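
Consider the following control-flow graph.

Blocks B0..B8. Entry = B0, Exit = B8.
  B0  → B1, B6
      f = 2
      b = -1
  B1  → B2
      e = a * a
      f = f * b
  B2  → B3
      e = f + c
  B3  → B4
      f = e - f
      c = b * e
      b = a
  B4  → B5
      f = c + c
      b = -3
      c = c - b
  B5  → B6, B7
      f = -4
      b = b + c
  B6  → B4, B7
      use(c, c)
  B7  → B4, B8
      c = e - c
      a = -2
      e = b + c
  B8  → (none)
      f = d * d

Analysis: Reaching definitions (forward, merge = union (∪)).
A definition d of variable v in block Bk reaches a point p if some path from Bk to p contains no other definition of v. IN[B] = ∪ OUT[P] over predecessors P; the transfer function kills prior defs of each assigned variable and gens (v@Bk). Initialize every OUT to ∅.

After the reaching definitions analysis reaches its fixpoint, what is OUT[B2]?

Fixpoint table:
  B0: | IN={} | OUT={b@B0, f@B0}
  B1: | IN={b@B0, f@B0} | OUT={b@B0, e@B1, f@B1}
  B2: | IN={b@B0, e@B1, f@B1} | OUT={b@B0, e@B2, f@B1}
  B3: | IN={b@B0, e@B2, f@B1} | OUT={b@B3, c@B3, e@B2, f@B3}
  B4: | IN={a@B7, b@B0, b@B3, b@B5, c@B3, c@B4, c@B7, e@B2, e@B7, f@B0, f@B3, f@B5} | OUT={a@B7, b@B4, c@B4, e@B2, e@B7, f@B4}
  B5: | IN={a@B7, b@B4, c@B4, e@B2, e@B7, f@B4} | OUT={a@B7, b@B5, c@B4, e@B2, e@B7, f@B5}
  B6: | IN={a@B7, b@B0, b@B5, c@B4, e@B2, e@B7, f@B0, f@B5} | OUT={a@B7, b@B0, b@B5, c@B4, e@B2, e@B7, f@B0, f@B5}
  B7: | IN={a@B7, b@B0, b@B5, c@B4, e@B2, e@B7, f@B0, f@B5} | OUT={a@B7, b@B0, b@B5, c@B7, e@B7, f@B0, f@B5}
  B8: | IN={a@B7, b@B0, b@B5, c@B7, e@B7, f@B0, f@B5} | OUT={a@B7, b@B0, b@B5, c@B7, e@B7, f@B8}

Merge at B2: IN[B2] = OUT[B1] = {b@B0, e@B1, f@B1}
Applying B2's transfer function to that IN value gives OUT[B2] (row B2 above).

Answer: {b@B0, e@B2, f@B1}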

**What you have to do:** Copy out precisely the lines from the line with "Analysis: Reaching definitions" to the line with "A definition d" in the material above, including those two lines and omitting all the rest.

**Answer to this task:**
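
Analysis: Reaching definitions (forward, merge = union (∪)).
A definition d of variable v in block Bk reaches a point p if some path from Bk to p contains no other definition of v. IN[B] = ∪ OUT[P] over predecessors P; the transfer function kills prior defs of each assigned variable and gens (v@Bk). Initialize every OUT to ∅.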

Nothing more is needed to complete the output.